#### AIM OF THE EXERCISE
If a line of the listing contains the string "answer", return that line.

#### EXCERPTED RECORDS
------------------------------------

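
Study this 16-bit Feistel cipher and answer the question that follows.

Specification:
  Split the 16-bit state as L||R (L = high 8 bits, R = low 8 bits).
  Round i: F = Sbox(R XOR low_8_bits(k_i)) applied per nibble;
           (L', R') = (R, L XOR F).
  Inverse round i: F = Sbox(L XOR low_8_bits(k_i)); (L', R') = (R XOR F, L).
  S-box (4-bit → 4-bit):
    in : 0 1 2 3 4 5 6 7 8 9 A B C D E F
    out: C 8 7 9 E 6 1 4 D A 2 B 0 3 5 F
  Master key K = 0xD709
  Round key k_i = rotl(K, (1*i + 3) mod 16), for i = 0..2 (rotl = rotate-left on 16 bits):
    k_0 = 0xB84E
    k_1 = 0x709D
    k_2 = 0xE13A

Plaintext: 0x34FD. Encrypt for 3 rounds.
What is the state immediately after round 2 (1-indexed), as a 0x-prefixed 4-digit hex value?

0x8D71

s_0 = plaintext = 0x34FD
s_1 = Round(s_0, k_0) = 0xFD8D
s_2 = Round(s_1, k_1) = 0x8D71
s_3 = Round(s_2, k_2) = 0x7166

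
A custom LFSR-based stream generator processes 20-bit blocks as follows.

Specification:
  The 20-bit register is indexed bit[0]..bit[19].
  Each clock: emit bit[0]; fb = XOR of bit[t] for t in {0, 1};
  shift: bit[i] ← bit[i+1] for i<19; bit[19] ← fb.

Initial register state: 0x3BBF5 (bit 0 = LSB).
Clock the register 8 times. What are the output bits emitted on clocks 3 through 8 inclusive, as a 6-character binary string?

101111

reg_0 = 0x3BBF5
clock 1: out=1, reg = 0x9DDFA
clock 2: out=0, reg = 0xCEEFD
clock 3: out=1, reg = 0xE777E
clock 4: out=0, reg = 0xF3BBF
clock 5: out=1, reg = 0x79DDF
clock 6: out=1, reg = 0x3CEEF
clock 7: out=1, reg = 0x1E777
clock 8: out=1, reg = 0x0F3BB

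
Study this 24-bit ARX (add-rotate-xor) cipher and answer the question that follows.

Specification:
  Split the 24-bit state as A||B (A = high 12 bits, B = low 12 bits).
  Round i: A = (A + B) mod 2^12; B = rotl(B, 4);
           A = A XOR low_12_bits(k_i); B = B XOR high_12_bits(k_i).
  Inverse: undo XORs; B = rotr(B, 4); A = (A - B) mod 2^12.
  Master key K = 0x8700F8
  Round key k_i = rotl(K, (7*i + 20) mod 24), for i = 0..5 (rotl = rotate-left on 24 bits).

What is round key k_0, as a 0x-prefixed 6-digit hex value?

0x88700F

K = 0x8700F8
k_0 = rotl(K, (7*0+20) mod 24) = rotl(K, 20) = 0x88700F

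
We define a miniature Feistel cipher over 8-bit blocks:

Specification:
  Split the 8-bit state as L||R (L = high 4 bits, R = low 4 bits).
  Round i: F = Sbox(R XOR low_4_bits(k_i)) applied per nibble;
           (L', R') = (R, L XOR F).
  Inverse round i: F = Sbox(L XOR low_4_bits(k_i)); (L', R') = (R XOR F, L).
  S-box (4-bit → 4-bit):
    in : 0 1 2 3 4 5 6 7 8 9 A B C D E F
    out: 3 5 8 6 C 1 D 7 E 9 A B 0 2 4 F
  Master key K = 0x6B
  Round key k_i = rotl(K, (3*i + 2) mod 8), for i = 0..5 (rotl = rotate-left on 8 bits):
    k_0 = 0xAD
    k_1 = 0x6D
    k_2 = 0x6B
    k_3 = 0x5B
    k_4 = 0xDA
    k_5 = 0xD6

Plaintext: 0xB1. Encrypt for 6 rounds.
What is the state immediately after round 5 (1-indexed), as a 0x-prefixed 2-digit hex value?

s_0 = plaintext = 0xB1
s_1 = Round(s_0, k_0) = 0x1B
s_2 = Round(s_1, k_1) = 0xBC
s_3 = Round(s_2, k_2) = 0xCC
s_4 = Round(s_3, k_3) = 0xCB
s_5 = Round(s_4, k_4) = 0xB9
s_6 = Round(s_5, k_5) = 0x94

0xB9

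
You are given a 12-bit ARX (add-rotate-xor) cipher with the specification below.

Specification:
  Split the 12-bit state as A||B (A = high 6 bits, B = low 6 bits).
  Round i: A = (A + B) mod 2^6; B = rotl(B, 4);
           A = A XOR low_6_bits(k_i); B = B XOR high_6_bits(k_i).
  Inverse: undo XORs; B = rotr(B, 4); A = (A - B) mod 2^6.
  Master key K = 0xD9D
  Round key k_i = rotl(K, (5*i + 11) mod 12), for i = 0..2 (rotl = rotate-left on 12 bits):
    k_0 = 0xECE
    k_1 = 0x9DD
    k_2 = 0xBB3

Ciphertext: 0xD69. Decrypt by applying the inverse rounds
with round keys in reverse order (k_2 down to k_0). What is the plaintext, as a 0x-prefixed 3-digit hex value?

0xD51

s_0 = ciphertext = 0xD69
s_1 = InvRound(s_0, k_2) = 0xA9C
s_2 = InvRound(s_1, k_1) = 0x22F
s_3 = InvRound(s_2, k_0) = 0xD51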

------------------------------------

#### SOLUTION TO THE PROBLEM
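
Study this 16-bit Feistel cipher and answer the question that follows.
Study this 24-bit ARX (add-rotate-xor) cipher and answer the question that follows.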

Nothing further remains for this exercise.